* **Work instruction**
With every line kept intact, print the entries that appear below.

* **The data**

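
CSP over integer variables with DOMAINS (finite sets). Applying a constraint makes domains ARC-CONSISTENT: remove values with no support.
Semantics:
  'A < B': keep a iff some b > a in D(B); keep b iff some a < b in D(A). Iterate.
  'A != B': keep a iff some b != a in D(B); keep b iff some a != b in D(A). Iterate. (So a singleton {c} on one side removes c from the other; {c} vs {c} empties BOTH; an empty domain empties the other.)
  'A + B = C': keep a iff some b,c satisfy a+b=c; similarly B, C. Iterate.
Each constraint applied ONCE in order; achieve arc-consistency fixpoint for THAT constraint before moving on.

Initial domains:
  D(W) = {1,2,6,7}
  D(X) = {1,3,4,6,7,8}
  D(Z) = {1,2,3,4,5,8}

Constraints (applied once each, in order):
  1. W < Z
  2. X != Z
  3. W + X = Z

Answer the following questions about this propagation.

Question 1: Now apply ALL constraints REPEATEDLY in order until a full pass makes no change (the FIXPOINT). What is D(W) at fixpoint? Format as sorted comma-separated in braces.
Answer: {1,2,7}

Derivation:
pass 0 (initial): D(W)={1,2,6,7}
pass 1: W {1,2,6,7}->{1,2,7}; X {1,3,4,6,7,8}->{1,3,4,6,7}; Z {1,2,3,4,5,8}->{2,3,4,5,8}
pass 2: no change
Fixpoint after 2 passes: D(W) = {1,2,7}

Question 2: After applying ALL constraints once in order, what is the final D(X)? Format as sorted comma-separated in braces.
Answer: {1,3,4,6,7}

Derivation:
Constraint 1 (W < Z) on D(W)={1,2,6,7} D(Z)={1,2,3,4,5,8}: Z {1,2,3,4,5,8}->{2,3,4,5,8}
Constraint 2 (X != Z) on D(X)={1,3,4,6,7,8} D(Z)={2,3,4,5,8}: no change
Constraint 3 (W + X = Z) on D(W)={1,2,6,7} D(X)={1,3,4,6,7,8} D(Z)={2,3,4,5,8}: W {1,2,6,7}->{1,2,7}; X {1,3,4,6,7,8}->{1,3,4,6,7}
So after all 3 constraints: D(X) = {1,3,4,6,7}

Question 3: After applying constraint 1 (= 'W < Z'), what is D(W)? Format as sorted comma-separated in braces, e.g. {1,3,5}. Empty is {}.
Constraint 1 (W < Z) on D(W)={1,2,6,7} D(Z)={1,2,3,4,5,8}: Z {1,2,3,4,5,8}->{2,3,4,5,8}
So after constraint 1: D(W) = {1,2,6,7}

Answer: {1,2,6,7}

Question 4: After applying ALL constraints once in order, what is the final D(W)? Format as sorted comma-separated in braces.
Answer: {1,2,7}

Derivation:
Constraint 1 (W < Z) on D(W)={1,2,6,7} D(Z)={1,2,3,4,5,8}: Z {1,2,3,4,5,8}->{2,3,4,5,8}
Constraint 2 (X != Z) on D(X)={1,3,4,6,7,8} D(Z)={2,3,4,5,8}: no change
Constraint 3 (W + X = Z) on D(W)={1,2,6,7} D(X)={1,3,4,6,7,8} D(Z)={2,3,4,5,8}: W {1,2,6,7}->{1,2,7}; X {1,3,4,6,7,8}->{1,3,4,6,7}
So after all 3 constraints: D(W) = {1,2,7}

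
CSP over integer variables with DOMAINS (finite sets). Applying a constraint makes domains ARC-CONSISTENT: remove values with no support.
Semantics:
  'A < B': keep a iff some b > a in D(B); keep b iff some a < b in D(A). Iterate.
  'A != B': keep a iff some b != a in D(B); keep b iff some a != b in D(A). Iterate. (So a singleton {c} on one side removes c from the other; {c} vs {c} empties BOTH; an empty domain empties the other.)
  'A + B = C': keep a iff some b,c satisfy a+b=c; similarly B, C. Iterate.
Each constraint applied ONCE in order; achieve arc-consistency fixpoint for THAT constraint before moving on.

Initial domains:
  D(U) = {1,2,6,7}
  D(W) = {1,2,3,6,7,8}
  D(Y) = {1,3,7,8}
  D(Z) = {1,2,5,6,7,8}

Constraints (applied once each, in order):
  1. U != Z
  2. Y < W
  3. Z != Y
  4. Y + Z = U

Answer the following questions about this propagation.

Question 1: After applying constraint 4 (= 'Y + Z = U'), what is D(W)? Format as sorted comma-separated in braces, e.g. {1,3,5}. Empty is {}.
Constraint 1 (U != Z) on D(U)={1,2,6,7} D(Z)={1,2,5,6,7,8}: no change
Constraint 2 (Y < W) on D(Y)={1,3,7,8} D(W)={1,2,3,6,7,8}: Y {1,3,7,8}->{1,3,7}; W {1,2,3,6,7,8}->{2,3,6,7,8}
Constraint 3 (Z != Y) on D(Z)={1,2,5,6,7,8} D(Y)={1,3,7}: no change
Constraint 4 (Y + Z = U) on D(Y)={1,3,7} D(Z)={1,2,5,6,7,8} D(U)={1,2,6,7}: Y {1,3,7}->{1}; Z {1,2,5,6,7,8}->{1,5,6}; U {1,2,6,7}->{2,6,7}
So after constraint 4: D(W) = {2,3,6,7,8}

Answer: {2,3,6,7,8}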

* **Solution**
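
CSP over integer variables with DOMAINS (finite sets). Applying a constraint makes domains ARC-CONSISTENT: remove values with no support.
Semantics:
  'A < B': keep a iff some b > a in D(B); keep b iff some a < b in D(A). Iterate.
  'A != B': keep a iff some b != a in D(B); keep b iff some a != b in D(A). Iterate. (So a singleton {c} on one side removes c from the other; {c} vs {c} empties BOTH; an empty domain empties the other.)
  'A + B = C': keep a iff some b,c satisfy a+b=c; similarly B, C. Iterate.
Each constraint applied ONCE in order; achieve arc-consistency fixpoint for THAT constraint before moving on.

Initial domains:
  D(W) = {1,2,6,7}
  D(X) = {1,3,4,6,7,8}
  D(Z) = {1,2,3,4,5,8}

Constraints (applied once each, in order):
  1. W < Z
  2. X != Z
  3. W + X = Z

Answer the following questions about this propagation.

Question 1: Now apply ALL constraints REPEATEDLY in order until a full pass makes no change (the FIXPOINT). What is D(W) at fixpoint? Format as sorted comma-separated in braces.
Answer: {1,2,7}

Derivation:
pass 0 (initial): D(W)={1,2,6,7}
pass 1: W {1,2,6,7}->{1,2,7}; X {1,3,4,6,7,8}->{1,3,4,6,7}; Z {1,2,3,4,5,8}->{2,3,4,5,8}
pass 2: no change
Fixpoint after 2 passes: D(W) = {1,2,7}

Question 2: After applying ALL constraints once in order, what is the final D(X)? Format as sorted comma-separated in braces.
Answer: {1,3,4,6,7}

Derivation:
Constraint 1 (W < Z) on D(W)={1,2,6,7} D(Z)={1,2,3,4,5,8}: Z {1,2,3,4,5,8}->{2,3,4,5,8}
Constraint 2 (X != Z) on D(X)={1,3,4,6,7,8} D(Z)={2,3,4,5,8}: no change
Constraint 3 (W + X = Z) on D(W)={1,2,6,7} D(X)={1,3,4,6,7,8} D(Z)={2,3,4,5,8}: W {1,2,6,7}->{1,2,7}; X {1,3,4,6,7,8}->{1,3,4,6,7}
So after all 3 constraints: D(X) = {1,3,4,6,7}

Question 3: After applying constraint 1 (= 'W < Z'), what is D(W)? Format as sorted comma-separated in braces, e.g. {1,3,5}. Empty is {}.
Constraint 1 (W < Z) on D(W)={1,2,6,7} D(Z)={1,2,3,4,5,8}: Z {1,2,3,4,5,8}->{2,3,4,5,8}
So after constraint 1: D(W) = {1,2,6,7}

Answer: {1,2,6,7}

Question 4: After applying ALL constraints once in order, what is the final D(W)? Format as sorted comma-separated in braces.
Answer: {1,2,7}

Derivation:
Constraint 1 (W < Z) on D(W)={1,2,6,7} D(Z)={1,2,3,4,5,8}: Z {1,2,3,4,5,8}->{2,3,4,5,8}
Constraint 2 (X != Z) on D(X)={1,3,4,6,7,8} D(Z)={2,3,4,5,8}: no change
Constraint 3 (W + X = Z) on D(W)={1,2,6,7} D(X)={1,3,4,6,7,8} D(Z)={2,3,4,5,8}: W {1,2,6,7}->{1,2,7}; X {1,3,4,6,7,8}->{1,3,4,6,7}
So after all 3 constraints: D(W) = {1,2,7}

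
CSP over integer variables with DOMAINS (finite sets). Applying a constraint makes domains ARC-CONSISTENT: remove values with no support.
Semantics:
  'A < B': keep a iff some b > a in D(B); keep b iff some a < b in D(A). Iterate.
  'A != B': keep a iff some b != a in D(B); keep b iff some a != b in D(A). Iterate. (So a singleton {c} on one side removes c from the other; {c} vs {c} empties BOTH; an empty domain empties the other.)
  'A + B = C': keep a iff some b,c satisfy a+b=c; similarly B, C. Iterate.
Each constraint applied ONCE in order; achieve arc-consistency fixpoint for THAT constraint before moving on.

Initial domains:
  D(U) = {1,2,6,7}
  D(W) = {1,2,3,6,7,8}
  D(Y) = {1,3,7,8}
  D(Z) = {1,2,5,6,7,8}

Constraints (applied once each, in order):
  1. U != Z
  2. Y < W
  3. Z != Y
  4. Y + Z = U

Answer the following questions about this propagation.

Question 1: After applying constraint 4 (= 'Y + Z = U'), what is D(W)? Format as sorted comma-separated in braces, e.g. {1,3,5}. Empty is {}.
Constraint 1 (U != Z) on D(U)={1,2,6,7} D(Z)={1,2,5,6,7,8}: no change
Constraint 2 (Y < W) on D(Y)={1,3,7,8} D(W)={1,2,3,6,7,8}: Y {1,3,7,8}->{1,3,7}; W {1,2,3,6,7,8}->{2,3,6,7,8}
Constraint 3 (Z != Y) on D(Z)={1,2,5,6,7,8} D(Y)={1,3,7}: no change
Constraint 4 (Y + Z = U) on D(Y)={1,3,7} D(Z)={1,2,5,6,7,8} D(U)={1,2,6,7}: Y {1,3,7}->{1}; Z {1,2,5,6,7,8}->{1,5,6}; U {1,2,6,7}->{2,6,7}
So after constraint 4: D(W) = {2,3,6,7,8}

Answer: {2,3,6,7,8}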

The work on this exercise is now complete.